> What to work on
Give every line of the records exactly, please, from the first up to and including the one containing "5.454e-05, ‖e_3‖ = 9.327e-07".

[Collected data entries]
_ _ _ _

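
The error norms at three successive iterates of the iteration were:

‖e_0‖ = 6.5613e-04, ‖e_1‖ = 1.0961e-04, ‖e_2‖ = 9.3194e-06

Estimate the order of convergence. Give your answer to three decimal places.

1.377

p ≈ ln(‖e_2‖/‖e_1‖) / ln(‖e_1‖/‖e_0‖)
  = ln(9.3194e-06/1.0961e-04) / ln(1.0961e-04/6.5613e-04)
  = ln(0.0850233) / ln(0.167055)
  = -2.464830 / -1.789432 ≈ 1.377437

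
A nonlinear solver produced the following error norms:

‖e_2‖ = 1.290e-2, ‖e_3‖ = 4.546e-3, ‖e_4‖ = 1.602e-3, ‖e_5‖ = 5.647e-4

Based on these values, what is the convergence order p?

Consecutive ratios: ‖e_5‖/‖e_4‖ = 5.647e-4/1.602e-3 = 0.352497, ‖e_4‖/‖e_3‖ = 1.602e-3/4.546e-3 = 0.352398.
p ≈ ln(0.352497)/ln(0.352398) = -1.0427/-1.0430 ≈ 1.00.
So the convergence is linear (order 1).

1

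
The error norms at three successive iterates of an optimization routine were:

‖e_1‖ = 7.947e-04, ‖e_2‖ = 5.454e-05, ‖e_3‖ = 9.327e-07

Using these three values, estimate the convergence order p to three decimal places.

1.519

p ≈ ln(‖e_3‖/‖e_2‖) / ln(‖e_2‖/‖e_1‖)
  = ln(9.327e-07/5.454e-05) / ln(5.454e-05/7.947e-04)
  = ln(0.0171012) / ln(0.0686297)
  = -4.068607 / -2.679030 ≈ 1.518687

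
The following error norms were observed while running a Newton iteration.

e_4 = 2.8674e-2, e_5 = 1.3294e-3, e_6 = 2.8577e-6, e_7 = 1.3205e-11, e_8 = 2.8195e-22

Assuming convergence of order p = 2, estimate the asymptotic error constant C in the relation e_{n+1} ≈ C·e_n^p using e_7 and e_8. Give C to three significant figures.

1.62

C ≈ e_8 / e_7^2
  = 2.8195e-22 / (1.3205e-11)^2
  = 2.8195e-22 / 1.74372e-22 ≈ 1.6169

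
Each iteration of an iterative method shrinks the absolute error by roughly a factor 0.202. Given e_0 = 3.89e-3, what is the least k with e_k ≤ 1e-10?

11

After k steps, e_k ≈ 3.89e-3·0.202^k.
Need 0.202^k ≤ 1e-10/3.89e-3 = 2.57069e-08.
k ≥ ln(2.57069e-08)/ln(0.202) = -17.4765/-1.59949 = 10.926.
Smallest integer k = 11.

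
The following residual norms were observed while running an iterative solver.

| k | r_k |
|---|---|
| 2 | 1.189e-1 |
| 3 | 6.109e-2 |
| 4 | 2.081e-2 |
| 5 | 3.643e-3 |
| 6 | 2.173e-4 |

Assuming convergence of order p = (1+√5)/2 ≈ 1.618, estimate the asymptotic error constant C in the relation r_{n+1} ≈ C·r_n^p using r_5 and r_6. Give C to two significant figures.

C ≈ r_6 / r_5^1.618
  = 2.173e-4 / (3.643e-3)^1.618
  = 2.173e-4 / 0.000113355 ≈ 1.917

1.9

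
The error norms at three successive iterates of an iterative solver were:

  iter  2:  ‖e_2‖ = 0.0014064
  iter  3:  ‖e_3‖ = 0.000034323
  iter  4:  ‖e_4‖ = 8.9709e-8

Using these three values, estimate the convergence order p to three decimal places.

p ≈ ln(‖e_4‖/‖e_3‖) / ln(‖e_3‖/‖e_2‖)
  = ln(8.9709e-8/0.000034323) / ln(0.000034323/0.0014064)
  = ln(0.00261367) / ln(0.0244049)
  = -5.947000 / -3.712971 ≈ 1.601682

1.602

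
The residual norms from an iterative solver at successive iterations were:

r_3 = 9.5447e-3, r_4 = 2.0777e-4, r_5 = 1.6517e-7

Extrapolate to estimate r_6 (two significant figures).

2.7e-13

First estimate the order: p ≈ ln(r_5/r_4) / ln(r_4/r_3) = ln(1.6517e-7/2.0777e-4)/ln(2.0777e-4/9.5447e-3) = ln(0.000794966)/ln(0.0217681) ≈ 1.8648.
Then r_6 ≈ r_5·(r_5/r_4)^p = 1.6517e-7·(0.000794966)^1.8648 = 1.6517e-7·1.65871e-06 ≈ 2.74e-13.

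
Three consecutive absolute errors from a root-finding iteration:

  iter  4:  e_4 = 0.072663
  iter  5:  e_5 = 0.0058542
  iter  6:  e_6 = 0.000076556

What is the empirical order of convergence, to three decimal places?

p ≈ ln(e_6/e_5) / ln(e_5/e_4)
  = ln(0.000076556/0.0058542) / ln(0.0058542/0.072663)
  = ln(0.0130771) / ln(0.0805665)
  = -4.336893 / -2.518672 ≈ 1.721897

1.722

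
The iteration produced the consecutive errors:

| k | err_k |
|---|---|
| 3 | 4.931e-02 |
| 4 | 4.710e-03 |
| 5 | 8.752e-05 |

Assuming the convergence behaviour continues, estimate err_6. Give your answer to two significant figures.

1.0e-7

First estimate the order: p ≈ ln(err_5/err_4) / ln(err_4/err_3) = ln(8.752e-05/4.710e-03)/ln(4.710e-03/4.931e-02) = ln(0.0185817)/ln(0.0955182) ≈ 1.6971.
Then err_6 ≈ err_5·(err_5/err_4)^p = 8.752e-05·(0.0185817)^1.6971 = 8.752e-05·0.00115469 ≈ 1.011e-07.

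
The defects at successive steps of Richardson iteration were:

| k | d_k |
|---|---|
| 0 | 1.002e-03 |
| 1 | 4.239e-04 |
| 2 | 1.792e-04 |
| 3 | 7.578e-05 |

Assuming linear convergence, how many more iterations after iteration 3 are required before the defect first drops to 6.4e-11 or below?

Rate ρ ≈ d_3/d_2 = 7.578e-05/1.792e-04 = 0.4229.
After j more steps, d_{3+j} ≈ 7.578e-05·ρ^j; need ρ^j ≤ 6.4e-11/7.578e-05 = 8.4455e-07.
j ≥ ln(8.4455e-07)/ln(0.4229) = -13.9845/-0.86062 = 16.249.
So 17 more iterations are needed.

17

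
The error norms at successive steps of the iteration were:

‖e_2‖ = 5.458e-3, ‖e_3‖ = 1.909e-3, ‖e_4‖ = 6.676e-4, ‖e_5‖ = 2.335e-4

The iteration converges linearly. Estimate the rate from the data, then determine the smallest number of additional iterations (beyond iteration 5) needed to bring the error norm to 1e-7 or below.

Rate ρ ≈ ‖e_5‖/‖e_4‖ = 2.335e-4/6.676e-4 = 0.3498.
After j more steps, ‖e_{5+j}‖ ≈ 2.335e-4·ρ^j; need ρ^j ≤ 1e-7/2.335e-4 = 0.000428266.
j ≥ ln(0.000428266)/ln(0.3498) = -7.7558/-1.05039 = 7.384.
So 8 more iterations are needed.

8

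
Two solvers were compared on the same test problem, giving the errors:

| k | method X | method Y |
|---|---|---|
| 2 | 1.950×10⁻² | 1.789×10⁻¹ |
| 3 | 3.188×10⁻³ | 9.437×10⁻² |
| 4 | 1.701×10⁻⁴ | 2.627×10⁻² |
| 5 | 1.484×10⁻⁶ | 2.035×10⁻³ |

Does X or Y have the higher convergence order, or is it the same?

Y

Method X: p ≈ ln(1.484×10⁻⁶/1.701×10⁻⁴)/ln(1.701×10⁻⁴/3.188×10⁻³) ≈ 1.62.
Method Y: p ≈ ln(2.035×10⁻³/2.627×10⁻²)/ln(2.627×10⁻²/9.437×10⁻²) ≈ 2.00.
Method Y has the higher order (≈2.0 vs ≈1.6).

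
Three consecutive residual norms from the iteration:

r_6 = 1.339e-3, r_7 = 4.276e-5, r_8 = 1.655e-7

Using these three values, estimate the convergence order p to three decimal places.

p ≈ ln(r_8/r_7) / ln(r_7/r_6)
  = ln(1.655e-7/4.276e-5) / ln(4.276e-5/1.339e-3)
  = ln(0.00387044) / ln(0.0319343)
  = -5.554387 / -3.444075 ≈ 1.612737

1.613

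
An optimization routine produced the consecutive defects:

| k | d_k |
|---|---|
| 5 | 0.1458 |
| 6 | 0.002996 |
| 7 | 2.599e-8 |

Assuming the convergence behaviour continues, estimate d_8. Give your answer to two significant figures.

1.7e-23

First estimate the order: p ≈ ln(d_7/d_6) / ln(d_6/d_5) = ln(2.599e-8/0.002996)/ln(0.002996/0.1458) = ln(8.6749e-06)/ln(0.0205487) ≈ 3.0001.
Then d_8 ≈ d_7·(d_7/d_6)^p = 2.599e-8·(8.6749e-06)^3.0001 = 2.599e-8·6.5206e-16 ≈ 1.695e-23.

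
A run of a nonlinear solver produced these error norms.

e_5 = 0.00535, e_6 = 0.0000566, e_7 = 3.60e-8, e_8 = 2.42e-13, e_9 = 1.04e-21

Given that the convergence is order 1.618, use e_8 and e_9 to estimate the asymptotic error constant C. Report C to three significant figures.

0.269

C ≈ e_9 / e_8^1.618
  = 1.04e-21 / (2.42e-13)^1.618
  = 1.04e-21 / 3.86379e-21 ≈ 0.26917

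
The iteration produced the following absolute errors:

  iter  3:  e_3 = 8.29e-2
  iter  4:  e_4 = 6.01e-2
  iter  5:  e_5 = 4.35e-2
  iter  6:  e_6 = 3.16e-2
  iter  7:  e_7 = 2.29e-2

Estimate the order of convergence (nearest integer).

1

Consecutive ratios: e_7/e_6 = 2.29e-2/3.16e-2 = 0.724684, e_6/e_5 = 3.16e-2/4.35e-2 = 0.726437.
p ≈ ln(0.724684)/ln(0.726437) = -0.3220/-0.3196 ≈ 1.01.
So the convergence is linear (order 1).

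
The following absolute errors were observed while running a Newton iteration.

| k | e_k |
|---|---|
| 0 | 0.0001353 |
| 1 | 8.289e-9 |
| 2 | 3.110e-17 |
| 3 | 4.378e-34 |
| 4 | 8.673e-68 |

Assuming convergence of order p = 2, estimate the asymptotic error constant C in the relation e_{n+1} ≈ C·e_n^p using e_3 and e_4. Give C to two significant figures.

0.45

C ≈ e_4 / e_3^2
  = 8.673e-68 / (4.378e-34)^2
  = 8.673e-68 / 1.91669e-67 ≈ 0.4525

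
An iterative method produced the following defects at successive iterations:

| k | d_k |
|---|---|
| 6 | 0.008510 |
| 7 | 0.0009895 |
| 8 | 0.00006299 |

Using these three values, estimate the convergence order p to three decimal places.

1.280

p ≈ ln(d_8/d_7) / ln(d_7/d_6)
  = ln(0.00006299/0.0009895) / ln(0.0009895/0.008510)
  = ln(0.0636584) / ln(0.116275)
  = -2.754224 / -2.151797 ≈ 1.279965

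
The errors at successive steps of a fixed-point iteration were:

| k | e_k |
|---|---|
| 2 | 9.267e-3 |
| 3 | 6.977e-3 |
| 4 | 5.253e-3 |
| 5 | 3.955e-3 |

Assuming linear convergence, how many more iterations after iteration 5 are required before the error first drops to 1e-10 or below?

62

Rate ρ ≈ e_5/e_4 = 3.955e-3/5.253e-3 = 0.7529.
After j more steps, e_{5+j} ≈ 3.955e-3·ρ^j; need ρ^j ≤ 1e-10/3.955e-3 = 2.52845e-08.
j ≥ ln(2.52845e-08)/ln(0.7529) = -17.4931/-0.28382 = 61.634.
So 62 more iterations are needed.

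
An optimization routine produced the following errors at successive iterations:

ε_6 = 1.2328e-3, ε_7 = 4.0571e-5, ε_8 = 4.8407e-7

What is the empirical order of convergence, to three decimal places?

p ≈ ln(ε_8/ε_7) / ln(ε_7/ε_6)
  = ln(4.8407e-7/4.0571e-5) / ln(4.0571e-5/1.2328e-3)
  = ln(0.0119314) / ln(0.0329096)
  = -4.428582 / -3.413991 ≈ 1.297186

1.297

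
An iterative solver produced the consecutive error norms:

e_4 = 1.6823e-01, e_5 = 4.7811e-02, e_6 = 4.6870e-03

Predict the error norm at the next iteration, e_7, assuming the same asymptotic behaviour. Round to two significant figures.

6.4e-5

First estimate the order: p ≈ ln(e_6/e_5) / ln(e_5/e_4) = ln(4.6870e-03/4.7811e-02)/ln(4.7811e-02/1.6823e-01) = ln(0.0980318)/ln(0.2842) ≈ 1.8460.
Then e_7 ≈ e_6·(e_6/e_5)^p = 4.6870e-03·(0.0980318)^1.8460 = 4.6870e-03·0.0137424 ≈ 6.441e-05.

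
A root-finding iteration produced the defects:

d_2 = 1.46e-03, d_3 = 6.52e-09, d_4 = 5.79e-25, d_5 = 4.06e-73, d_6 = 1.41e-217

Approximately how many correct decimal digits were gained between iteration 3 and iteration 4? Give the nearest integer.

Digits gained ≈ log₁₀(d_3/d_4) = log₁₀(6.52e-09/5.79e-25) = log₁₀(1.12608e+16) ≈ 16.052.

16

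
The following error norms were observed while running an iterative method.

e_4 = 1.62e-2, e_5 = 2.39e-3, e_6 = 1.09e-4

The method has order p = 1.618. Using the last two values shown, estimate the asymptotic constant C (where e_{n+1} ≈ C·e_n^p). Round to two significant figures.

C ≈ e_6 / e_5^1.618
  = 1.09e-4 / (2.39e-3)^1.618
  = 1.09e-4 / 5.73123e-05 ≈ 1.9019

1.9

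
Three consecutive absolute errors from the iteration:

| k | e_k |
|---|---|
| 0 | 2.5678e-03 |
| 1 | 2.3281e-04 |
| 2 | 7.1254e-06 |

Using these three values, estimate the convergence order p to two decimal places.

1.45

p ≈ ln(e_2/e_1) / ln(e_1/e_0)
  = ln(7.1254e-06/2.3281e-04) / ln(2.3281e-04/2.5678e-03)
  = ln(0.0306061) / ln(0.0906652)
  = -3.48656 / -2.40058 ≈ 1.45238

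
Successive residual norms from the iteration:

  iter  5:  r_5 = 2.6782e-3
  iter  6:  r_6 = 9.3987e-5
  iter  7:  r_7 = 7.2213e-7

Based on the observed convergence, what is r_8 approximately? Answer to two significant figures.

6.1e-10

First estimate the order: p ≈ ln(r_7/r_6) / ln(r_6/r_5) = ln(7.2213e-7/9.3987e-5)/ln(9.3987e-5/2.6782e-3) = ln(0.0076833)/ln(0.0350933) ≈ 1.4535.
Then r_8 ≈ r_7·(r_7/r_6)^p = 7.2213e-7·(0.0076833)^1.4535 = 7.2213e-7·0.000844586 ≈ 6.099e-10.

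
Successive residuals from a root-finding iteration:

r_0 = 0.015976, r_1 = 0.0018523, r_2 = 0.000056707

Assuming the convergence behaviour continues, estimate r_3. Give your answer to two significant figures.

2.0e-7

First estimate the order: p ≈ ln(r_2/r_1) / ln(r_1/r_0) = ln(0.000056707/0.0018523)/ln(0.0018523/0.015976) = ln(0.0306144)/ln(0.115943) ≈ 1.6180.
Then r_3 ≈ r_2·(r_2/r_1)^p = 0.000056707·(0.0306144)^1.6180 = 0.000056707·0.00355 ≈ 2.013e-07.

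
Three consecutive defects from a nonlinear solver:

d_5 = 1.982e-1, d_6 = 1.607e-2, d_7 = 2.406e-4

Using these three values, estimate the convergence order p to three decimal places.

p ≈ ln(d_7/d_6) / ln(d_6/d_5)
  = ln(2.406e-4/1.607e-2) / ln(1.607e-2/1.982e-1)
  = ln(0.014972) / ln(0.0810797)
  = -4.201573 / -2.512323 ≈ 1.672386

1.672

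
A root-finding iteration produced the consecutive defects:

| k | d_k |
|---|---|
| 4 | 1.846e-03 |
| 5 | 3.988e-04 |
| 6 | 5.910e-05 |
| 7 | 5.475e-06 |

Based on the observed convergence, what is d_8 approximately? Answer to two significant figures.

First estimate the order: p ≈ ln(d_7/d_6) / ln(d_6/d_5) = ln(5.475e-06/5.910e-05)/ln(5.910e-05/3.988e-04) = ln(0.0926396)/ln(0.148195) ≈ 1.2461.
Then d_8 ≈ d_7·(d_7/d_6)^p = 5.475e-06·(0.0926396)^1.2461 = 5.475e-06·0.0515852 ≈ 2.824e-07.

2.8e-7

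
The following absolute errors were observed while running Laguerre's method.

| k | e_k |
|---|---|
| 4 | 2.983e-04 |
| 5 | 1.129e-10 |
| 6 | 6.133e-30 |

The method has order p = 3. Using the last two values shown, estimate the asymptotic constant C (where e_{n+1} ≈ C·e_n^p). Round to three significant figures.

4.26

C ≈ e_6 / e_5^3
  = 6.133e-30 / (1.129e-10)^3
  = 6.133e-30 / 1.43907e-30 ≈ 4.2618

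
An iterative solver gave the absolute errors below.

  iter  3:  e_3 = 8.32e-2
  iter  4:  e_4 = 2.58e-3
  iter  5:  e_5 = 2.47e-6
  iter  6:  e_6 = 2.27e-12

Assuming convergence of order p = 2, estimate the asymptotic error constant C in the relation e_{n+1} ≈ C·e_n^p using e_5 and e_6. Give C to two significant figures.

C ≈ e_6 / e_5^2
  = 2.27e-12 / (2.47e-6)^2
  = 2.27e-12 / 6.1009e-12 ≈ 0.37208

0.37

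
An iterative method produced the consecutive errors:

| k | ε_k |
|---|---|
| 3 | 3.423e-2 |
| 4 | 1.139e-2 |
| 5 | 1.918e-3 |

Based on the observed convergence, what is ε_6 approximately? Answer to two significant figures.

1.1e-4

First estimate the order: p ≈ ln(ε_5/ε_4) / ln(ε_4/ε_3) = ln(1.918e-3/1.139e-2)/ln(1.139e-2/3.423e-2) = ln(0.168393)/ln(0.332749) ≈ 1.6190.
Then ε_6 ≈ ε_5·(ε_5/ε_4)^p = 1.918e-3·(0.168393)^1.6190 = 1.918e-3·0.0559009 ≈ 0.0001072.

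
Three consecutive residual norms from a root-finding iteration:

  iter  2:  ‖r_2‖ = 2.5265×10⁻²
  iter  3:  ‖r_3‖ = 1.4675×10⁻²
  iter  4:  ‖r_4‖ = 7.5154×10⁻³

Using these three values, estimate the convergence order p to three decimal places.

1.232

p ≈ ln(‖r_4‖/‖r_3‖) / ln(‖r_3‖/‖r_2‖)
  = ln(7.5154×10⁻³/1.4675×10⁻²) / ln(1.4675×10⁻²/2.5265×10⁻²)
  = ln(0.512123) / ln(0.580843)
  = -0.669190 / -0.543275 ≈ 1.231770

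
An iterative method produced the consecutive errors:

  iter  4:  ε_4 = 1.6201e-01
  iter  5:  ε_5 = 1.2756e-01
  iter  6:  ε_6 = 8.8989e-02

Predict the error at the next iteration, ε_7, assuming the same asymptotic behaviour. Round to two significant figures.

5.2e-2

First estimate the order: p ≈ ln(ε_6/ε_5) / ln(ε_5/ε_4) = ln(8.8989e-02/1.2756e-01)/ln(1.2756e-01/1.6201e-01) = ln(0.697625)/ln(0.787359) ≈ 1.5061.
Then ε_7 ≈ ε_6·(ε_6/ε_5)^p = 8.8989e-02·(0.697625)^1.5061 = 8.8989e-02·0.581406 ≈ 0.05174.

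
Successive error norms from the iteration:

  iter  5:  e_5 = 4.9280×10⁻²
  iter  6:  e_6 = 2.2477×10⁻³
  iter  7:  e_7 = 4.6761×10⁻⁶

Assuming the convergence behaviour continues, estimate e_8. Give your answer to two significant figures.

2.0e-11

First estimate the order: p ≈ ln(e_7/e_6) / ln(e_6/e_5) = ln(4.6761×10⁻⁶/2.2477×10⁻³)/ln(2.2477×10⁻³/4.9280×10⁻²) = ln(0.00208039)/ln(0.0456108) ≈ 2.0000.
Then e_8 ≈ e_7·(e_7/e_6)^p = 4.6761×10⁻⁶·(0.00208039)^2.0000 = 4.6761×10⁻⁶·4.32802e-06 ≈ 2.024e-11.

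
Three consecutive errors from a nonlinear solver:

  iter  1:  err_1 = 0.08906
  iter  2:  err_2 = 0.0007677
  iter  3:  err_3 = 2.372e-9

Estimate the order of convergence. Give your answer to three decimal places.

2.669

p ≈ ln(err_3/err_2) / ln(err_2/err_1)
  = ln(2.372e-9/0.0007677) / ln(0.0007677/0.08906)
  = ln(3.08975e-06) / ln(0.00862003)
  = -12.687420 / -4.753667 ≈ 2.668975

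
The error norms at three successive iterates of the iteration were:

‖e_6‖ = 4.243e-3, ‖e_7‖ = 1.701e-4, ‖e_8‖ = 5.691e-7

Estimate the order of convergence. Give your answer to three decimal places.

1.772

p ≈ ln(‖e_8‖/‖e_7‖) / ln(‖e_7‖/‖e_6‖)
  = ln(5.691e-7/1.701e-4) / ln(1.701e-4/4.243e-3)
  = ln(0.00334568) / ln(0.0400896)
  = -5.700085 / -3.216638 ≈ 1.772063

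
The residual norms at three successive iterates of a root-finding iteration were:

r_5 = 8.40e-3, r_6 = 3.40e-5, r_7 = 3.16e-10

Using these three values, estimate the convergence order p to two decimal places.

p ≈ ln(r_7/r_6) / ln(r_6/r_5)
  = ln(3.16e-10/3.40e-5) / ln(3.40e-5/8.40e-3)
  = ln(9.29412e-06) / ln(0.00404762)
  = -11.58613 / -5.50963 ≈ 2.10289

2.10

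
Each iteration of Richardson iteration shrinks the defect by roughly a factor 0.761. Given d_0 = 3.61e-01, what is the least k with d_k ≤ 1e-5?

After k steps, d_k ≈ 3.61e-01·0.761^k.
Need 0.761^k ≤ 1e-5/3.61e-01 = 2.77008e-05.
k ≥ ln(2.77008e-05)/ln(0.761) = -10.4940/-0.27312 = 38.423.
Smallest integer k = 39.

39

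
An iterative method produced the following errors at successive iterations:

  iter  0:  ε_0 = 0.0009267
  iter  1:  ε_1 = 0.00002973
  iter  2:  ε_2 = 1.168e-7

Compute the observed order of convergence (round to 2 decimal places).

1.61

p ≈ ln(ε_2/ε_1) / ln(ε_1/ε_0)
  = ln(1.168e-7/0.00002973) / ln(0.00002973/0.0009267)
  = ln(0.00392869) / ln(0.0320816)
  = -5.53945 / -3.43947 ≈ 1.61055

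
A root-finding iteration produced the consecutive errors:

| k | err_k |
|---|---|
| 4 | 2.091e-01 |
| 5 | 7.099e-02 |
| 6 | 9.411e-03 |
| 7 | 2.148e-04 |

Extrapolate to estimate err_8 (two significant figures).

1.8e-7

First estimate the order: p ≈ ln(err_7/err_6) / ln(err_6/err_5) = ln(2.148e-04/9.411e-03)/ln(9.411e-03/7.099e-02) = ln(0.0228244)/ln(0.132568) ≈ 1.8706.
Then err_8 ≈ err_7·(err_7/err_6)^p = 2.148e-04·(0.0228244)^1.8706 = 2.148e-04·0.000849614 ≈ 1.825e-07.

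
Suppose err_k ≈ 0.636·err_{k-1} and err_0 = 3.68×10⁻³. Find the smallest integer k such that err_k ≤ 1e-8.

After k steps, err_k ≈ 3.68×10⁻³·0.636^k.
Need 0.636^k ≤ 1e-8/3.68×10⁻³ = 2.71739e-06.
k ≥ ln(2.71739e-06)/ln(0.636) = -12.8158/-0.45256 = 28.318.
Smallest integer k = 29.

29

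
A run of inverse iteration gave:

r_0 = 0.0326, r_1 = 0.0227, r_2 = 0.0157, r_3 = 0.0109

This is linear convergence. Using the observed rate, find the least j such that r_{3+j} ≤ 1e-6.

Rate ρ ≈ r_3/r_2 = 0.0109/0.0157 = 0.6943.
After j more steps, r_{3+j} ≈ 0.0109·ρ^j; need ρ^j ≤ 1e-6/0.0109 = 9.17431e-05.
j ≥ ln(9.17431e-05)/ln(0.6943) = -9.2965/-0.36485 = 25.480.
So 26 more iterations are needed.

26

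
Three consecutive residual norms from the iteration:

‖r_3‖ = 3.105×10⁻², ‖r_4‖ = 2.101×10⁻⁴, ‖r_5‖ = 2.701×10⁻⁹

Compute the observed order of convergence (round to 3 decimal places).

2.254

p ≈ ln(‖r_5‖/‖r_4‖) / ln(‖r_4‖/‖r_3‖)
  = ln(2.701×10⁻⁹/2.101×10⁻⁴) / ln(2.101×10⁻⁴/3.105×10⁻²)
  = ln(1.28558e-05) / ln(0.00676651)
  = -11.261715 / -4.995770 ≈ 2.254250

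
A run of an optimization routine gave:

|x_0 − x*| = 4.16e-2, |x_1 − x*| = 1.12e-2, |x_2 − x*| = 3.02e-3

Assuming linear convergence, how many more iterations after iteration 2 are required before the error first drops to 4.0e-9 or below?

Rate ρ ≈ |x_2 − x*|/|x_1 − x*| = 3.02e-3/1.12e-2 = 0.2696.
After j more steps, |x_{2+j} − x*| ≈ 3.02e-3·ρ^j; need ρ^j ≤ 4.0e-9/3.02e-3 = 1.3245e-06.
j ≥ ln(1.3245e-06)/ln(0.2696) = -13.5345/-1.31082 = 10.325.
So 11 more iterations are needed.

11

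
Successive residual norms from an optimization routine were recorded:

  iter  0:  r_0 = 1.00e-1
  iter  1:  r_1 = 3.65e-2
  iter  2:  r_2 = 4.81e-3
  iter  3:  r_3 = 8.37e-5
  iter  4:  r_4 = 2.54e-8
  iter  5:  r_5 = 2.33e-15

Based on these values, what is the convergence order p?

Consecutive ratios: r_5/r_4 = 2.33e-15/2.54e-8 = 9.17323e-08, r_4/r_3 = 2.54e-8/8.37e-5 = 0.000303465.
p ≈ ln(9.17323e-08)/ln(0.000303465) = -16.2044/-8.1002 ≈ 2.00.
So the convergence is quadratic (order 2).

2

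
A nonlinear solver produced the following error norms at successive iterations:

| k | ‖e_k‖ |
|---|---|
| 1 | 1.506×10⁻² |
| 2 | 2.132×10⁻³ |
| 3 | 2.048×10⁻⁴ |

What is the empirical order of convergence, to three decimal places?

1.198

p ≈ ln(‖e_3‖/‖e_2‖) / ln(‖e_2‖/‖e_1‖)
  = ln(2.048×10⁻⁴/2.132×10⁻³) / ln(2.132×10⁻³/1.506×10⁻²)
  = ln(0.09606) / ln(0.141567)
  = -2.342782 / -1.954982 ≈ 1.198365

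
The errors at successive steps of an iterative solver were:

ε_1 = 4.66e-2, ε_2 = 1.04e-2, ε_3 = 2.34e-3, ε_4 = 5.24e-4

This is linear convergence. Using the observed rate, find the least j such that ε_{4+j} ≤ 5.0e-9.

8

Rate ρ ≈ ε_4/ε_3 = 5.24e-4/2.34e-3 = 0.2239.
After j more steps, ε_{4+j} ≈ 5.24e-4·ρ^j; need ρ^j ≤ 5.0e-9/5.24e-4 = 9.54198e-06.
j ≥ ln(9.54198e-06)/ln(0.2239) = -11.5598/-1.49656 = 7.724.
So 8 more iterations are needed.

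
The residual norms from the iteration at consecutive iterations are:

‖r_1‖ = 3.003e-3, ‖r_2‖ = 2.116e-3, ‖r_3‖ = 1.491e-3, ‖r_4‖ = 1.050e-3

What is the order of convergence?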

_ _ _ _

> Solution for this exercise
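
The error norms at three successive iterates of the iteration were:

‖e_0‖ = 6.5613e-04, ‖e_1‖ = 1.0961e-04, ‖e_2‖ = 9.3194e-06

Estimate the order of convergence. Give your answer to three decimal places.

1.377

p ≈ ln(‖e_2‖/‖e_1‖) / ln(‖e_1‖/‖e_0‖)
  = ln(9.3194e-06/1.0961e-04) / ln(1.0961e-04/6.5613e-04)
  = ln(0.0850233) / ln(0.167055)
  = -2.464830 / -1.789432 ≈ 1.377437

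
A nonlinear solver produced the following error norms:

‖e_2‖ = 1.290e-2, ‖e_3‖ = 4.546e-3, ‖e_4‖ = 1.602e-3, ‖e_5‖ = 5.647e-4

Based on these values, what is the convergence order p?

Consecutive ratios: ‖e_5‖/‖e_4‖ = 5.647e-4/1.602e-3 = 0.352497, ‖e_4‖/‖e_3‖ = 1.602e-3/4.546e-3 = 0.352398.
p ≈ ln(0.352497)/ln(0.352398) = -1.0427/-1.0430 ≈ 1.00.
So the convergence is linear (order 1).

1

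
The error norms at three successive iterates of an optimization routine were:

‖e_1‖ = 7.947e-04, ‖e_2‖ = 5.454e-05, ‖e_3‖ = 9.327e-07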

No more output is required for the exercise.